--- PROVIDED RECORDS Enclosed Below ---

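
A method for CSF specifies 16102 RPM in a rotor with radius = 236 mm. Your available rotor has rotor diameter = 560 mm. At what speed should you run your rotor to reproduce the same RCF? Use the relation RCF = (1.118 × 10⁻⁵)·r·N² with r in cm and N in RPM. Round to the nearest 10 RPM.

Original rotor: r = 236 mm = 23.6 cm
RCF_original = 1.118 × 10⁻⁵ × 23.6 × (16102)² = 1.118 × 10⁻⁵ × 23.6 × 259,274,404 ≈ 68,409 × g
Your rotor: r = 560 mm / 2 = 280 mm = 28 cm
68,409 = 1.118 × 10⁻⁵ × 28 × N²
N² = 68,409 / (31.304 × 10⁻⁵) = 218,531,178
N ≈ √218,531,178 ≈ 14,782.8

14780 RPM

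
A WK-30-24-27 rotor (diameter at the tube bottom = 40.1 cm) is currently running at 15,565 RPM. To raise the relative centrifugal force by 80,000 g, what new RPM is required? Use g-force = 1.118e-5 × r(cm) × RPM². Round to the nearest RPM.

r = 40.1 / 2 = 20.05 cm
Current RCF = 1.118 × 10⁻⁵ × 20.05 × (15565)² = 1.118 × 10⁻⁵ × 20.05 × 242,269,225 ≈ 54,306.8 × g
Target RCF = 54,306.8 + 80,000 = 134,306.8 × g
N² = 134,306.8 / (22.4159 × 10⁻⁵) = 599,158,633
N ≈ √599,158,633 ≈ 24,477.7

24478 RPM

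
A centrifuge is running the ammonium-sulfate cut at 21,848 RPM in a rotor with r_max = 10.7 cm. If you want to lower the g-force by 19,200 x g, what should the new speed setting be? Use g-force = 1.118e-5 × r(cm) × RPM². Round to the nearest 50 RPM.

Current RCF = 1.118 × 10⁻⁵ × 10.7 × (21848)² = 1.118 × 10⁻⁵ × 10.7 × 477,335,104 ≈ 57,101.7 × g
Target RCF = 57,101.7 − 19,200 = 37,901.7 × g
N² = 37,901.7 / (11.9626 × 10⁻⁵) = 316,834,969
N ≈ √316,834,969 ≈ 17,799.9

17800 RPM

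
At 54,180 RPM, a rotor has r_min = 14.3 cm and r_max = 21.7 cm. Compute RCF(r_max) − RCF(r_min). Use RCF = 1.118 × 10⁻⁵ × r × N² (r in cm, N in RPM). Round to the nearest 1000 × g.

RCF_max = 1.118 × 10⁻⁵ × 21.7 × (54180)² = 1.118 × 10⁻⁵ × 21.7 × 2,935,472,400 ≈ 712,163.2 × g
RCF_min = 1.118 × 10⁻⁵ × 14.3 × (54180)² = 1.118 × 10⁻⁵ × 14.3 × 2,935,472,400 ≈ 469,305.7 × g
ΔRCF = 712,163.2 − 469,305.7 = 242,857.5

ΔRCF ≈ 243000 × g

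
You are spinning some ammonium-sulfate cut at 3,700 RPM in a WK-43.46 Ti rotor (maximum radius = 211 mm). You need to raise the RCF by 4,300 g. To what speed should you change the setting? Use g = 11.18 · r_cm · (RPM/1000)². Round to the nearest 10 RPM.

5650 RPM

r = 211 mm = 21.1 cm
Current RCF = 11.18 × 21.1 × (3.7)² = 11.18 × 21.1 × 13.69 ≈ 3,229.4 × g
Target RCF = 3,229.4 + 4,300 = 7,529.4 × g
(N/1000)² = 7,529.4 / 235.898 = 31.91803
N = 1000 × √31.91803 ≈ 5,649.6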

--- End of Enclosed PROVIDED RECORDS ---
--- PROVIDED RECORDS Enclosed Below ---

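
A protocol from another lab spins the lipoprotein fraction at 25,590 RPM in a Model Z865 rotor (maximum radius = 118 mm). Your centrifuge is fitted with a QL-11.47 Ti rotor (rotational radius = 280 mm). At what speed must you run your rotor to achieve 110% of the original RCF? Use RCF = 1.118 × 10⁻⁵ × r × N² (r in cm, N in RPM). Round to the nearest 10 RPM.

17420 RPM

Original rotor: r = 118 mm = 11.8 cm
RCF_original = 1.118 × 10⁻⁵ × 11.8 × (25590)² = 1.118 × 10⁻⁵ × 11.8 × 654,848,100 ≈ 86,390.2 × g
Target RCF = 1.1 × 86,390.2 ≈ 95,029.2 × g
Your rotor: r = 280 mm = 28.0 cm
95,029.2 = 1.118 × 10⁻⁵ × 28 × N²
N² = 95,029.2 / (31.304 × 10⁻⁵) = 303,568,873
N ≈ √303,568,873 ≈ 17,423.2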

--- End of Enclosed PROVIDED RECORDS ---
--- PROVIDED RECORDS Enclosed Below ---

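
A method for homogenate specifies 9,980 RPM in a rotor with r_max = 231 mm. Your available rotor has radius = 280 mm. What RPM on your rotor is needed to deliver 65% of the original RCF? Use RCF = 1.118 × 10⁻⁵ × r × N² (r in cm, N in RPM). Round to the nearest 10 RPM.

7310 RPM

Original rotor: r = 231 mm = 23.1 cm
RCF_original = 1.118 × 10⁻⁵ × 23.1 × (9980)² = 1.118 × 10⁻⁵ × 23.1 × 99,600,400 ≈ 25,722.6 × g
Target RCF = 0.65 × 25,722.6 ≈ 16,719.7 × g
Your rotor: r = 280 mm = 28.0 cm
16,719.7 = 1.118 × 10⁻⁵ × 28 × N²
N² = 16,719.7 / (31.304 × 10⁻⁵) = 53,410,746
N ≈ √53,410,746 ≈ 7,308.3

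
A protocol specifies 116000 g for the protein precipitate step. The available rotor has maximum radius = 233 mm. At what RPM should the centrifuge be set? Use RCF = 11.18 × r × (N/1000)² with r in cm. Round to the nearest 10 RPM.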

--- End of Enclosed PROVIDED RECORDS ---

In your answer, include only the lines above starting at the line that holds "A method for homogenate" and ending at the line that holds "A protocol specifies", copied exactly.

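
A method for homogenate specifies 9,980 RPM in a rotor with r_max = 231 mm. Your available rotor has radius = 280 mm. What RPM on your rotor is needed to deliver 65% of the original RCF? Use RCF = 1.118 × 10⁻⁵ × r × N² (r in cm, N in RPM). Round to the nearest 10 RPM.

7310 RPM

Original rotor: r = 231 mm = 23.1 cm
RCF_original = 1.118 × 10⁻⁵ × 23.1 × (9980)² = 1.118 × 10⁻⁵ × 23.1 × 99,600,400 ≈ 25,722.6 × g
Target RCF = 0.65 × 25,722.6 ≈ 16,719.7 × g
Your rotor: r = 280 mm = 28.0 cm
16,719.7 = 1.118 × 10⁻⁵ × 28 × N²
N² = 16,719.7 / (31.304 × 10⁻⁵) = 53,410,746
N ≈ √53,410,746 ≈ 7,308.3

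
A protocol specifies 116000 g for the protein precipitate step. The available rotor has maximum radius = 233 mm. At what RPM should the centrifuge be set? Use RCF = 11.18 × r × (N/1000)² with r in cm. Round to the nearest 10 RPM.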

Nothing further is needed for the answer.